Problem requirements: Among the records, which lines include "catenary"? List them.

Excerpts from a dataset:
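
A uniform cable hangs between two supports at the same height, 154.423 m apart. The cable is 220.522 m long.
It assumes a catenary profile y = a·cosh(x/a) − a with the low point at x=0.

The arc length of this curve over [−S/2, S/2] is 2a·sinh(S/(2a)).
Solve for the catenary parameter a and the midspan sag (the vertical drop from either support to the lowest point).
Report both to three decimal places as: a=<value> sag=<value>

a=51.012 sag=70.478

seed: a₀ = √(S³/(24(L−S))) = √(154.423³/(24·66.099)) = 48.179791
iter 1: u=1.602570  f(a)=+9.026e+00  f'(a)=-3.516e+00  a ← 48.179791 − (+9.026e+00/-3.516e+00) = 50.746628
iter 2: u=1.521510  f(a)=+7.715e-01  f'(a)=-2.939e+00  a ← 50.746628 − (+7.715e-01/-2.939e+00) = 51.009151
iter 3: u=1.513679  f(a)=+6.800e-03  f'(a)=-2.887e+00  a ← 51.009151 − (+6.800e-03/-2.887e+00) = 51.011506
iter 4: u=1.513609  f(a)=+5.386e-07  f'(a)=-2.887e+00  a ← 51.011506 − (+5.386e-07/-2.887e+00) = 51.011506
iter 5: u=1.513609  f(a)=-2.842e-14  f'(a)=-2.887e+00  a ← 51.011506 − (-2.842e-14/-2.887e+00) = 51.011506
converged: |Δa| < 1e-12 after 5 iterations
sag = a·(cosh(S/(2a)) − 1) = 51.011506·(cosh(1.513609) − 1) = 70.477843
T_max/T_min = cosh(S/(2a)) = 2.381607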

Reply to the task:
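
It assumes a catenary profile y = a·cosh(x/a) − a with the low point at x=0.
Solve for the catenary parameter a and the midspan sag (the vertical drop from either support to the lowest point).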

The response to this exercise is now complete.